(What you need to do) Pull out every line below holding the word "framework".

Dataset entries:
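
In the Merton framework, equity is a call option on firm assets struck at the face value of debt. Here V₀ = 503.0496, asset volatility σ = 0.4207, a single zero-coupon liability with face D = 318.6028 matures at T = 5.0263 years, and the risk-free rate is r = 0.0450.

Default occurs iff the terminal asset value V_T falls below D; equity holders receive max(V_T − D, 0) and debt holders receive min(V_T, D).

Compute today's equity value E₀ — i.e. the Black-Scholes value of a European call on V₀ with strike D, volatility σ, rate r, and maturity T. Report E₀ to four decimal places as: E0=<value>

E0=292.3592

d₁ = [ln(V₀/D) + (r + σ²/2)T] / (σ√T)
   = [ln(503.0496/318.6028) + (0.0450 + 0.5·0.4207²)·5.0263] / (0.4207·√5.0263)
   = [0.456744 + 0.670982] / 0.943185 = 1.195657
d₂ = d₁ − σ√T = 1.195657 − 0.943185 = 0.252473
N(d₁) = 0.884085,  N(d₂) = 0.599662,  e^(−rT) = 0.797572
E₀ = V₀·N(d₁) − D·e^(−rT)·N(d₂)
   = 503.0496·0.884085 − 318.6028·0.797572·0.599662 = 292.359228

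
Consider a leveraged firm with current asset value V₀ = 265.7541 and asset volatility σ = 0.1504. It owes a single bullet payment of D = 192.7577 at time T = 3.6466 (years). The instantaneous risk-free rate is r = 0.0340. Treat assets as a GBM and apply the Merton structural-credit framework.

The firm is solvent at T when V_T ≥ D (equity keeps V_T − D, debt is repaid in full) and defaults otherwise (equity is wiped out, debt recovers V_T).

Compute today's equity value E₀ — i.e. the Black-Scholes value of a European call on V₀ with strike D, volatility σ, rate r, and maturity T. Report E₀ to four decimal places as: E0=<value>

d₁ = [ln(V₀/D) + (r + σ²/2)T] / (σ√T)
   = [ln(265.7541/192.7577) + (0.0340 + 0.5·0.1504²)·3.6466] / (0.1504·√3.6466)
   = [0.321137 + 0.165228] / 0.287205 = 1.693443
d₂ = d₁ − σ√T = 1.693443 − 0.287205 = 1.406238
N(d₁) = 0.954814,  N(d₂) = 0.920173,  e^(−rT) = 0.883394
E₀ = V₀·N(d₁) − D·e^(−rT)·N(d₂)
   = 265.7541·0.954814 − 192.7577·0.883394·0.920173 = 97.057890

E0=97.0579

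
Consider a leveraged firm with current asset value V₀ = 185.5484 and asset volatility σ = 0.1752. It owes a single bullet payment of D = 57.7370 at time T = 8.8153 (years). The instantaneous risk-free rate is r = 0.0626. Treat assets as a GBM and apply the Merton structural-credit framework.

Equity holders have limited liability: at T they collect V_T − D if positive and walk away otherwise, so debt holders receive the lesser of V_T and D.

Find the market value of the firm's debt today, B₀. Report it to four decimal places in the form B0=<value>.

d₁ = [ln(V₀/D) + (r + σ²/2)T] / (σ√T)
   = [ln(185.5484/57.7370) + (0.0626 + 0.5·0.1752²)·8.8153] / (0.1752·√8.8153)
   = [1.167418 + 0.687131] / 0.520179 = 3.565213
d₂ = d₁ − σ√T = 3.565213 − 0.520179 = 3.045034
N(d₁) = 0.999818,  N(d₂) = 0.998837,  e^(−rT) = 0.575890
E₀ = V₀·N(d₁) − D·e^(−rT)·N(d₂)
   = 185.5484·0.999818 − 57.7370·0.575890·0.998837 = 152.303161
B₀ = V₀ − E₀ = 185.5484 − 152.303161 = 33.245239

B0=33.2452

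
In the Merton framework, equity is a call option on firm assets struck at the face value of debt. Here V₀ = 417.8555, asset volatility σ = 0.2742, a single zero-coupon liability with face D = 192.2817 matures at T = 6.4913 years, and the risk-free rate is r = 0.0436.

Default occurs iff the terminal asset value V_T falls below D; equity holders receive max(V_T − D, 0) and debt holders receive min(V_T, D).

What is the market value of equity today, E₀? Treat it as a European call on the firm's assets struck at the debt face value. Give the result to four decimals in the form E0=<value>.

E0=277.6156

d₁ = [ln(V₀/D) + (r + σ²/2)T] / (σ√T)
   = [ln(417.8555/192.2817) + (0.0436 + 0.5·0.2742²)·6.4913] / (0.2742·√6.4913)
   = [0.776174 + 0.527047] / 0.698608 = 1.865455
d₂ = d₁ − σ√T = 1.865455 − 0.698608 = 1.166848
N(d₁) = 0.968941,  N(d₂) = 0.878364,  e^(−rT) = 0.753504
E₀ = V₀·N(d₁) − D·e^(−rT)·N(d₂)
   = 417.8555·0.968941 − 192.2817·0.753504·0.878364 = 277.615568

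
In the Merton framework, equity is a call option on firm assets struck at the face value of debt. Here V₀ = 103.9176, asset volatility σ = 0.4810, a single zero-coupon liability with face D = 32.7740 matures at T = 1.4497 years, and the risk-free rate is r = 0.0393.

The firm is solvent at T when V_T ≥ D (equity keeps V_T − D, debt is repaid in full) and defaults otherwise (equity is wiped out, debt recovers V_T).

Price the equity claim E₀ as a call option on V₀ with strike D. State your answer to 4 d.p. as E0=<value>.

E0=73.1694

d₁ = [ln(V₀/D) + (r + σ²/2)T] / (σ√T)
   = [ln(103.9176/32.7740) + (0.0393 + 0.5·0.4810²)·1.4497] / (0.4810·√1.4497)
   = [1.153963 + 0.224675] / 0.579141 = 2.380489
d₂ = d₁ − σ√T = 2.380489 − 0.579141 = 1.801348
N(d₁) = 0.991355,  N(d₂) = 0.964176,  e^(−rT) = 0.944619
E₀ = V₀·N(d₁) − D·e^(−rT)·N(d₂)
   = 103.9176·0.991355 − 32.7740·0.944619·0.964176 = 73.169368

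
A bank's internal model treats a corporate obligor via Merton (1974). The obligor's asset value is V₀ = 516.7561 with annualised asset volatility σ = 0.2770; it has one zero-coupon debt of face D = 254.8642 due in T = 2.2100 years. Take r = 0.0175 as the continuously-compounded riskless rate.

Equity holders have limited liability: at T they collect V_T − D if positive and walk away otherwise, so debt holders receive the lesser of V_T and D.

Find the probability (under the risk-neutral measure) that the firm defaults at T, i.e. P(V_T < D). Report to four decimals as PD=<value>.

PD=0.0543

d₁ = [ln(V₀/D) + (r + σ²/2)T] / (σ√T)
   = [ln(516.7561/254.8642) + (0.0175 + 0.5·0.2770²)·2.2100] / (0.2770·√2.2100)
   = [0.706840 + 0.123461] / 0.411790 = 2.016320
d₂ = d₁ − σ√T = 2.016320 − 0.411790 = 1.604530
risk-neutral PD = N(−d₂) = N(-1.604530) = 0.054299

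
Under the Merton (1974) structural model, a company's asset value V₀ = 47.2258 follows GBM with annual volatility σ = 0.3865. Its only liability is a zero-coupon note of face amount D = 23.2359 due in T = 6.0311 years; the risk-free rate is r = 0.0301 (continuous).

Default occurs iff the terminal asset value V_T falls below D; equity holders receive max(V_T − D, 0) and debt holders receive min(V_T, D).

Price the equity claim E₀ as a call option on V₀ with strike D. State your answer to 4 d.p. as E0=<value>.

d₁ = [ln(V₀/D) + (r + σ²/2)T] / (σ√T)
   = [ln(47.2258/23.2359) + (0.0301 + 0.5·0.3865²)·6.0311] / (0.3865·√6.0311)
   = [0.709242 + 0.632006] / 0.949178 = 1.413062
d₂ = d₁ − σ√T = 1.413062 − 0.949178 = 0.463884
N(d₁) = 0.921181,  N(d₂) = 0.678634,  e^(−rT) = 0.833988
E₀ = V₀·N(d₁) − D·e^(−rT)·N(d₂)
   = 47.2258·0.921181 − 23.2359·0.833988·0.678634 = 30.352627

E0=30.3526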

(Solved exercise)
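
In the Merton framework, equity is a call option on firm assets struck at the face value of debt. Here V₀ = 503.0496, asset volatility σ = 0.4207, a single zero-coupon liability with face D = 318.6028 matures at T = 5.0263 years, and the risk-free rate is r = 0.0450.
Consider a leveraged firm with current asset value V₀ = 265.7541 and asset volatility σ = 0.1504. It owes a single bullet payment of D = 192.7577 at time T = 3.6466 (years). The instantaneous risk-free rate is r = 0.0340. Treat assets as a GBM and apply the Merton structural-credit framework.
Consider a leveraged firm with current asset value V₀ = 185.5484 and asset volatility σ = 0.1752. It owes a single bullet payment of D = 57.7370 at time T = 8.8153 (years). The instantaneous risk-free rate is r = 0.0626. Treat assets as a GBM and apply the Merton structural-credit framework.
In the Merton framework, equity is a call option on firm assets struck at the face value of debt. Here V₀ = 417.8555, asset volatility σ = 0.2742, a single zero-coupon liability with face D = 192.2817 matures at T = 6.4913 years, and the risk-free rate is r = 0.0436.
In the Merton framework, equity is a call option on firm assets struck at the face value of debt. Here V₀ = 103.9176, asset volatility σ = 0.4810, a single zero-coupon liability with face D = 32.7740 matures at T = 1.4497 years, and the risk-free rate is r = 0.0393.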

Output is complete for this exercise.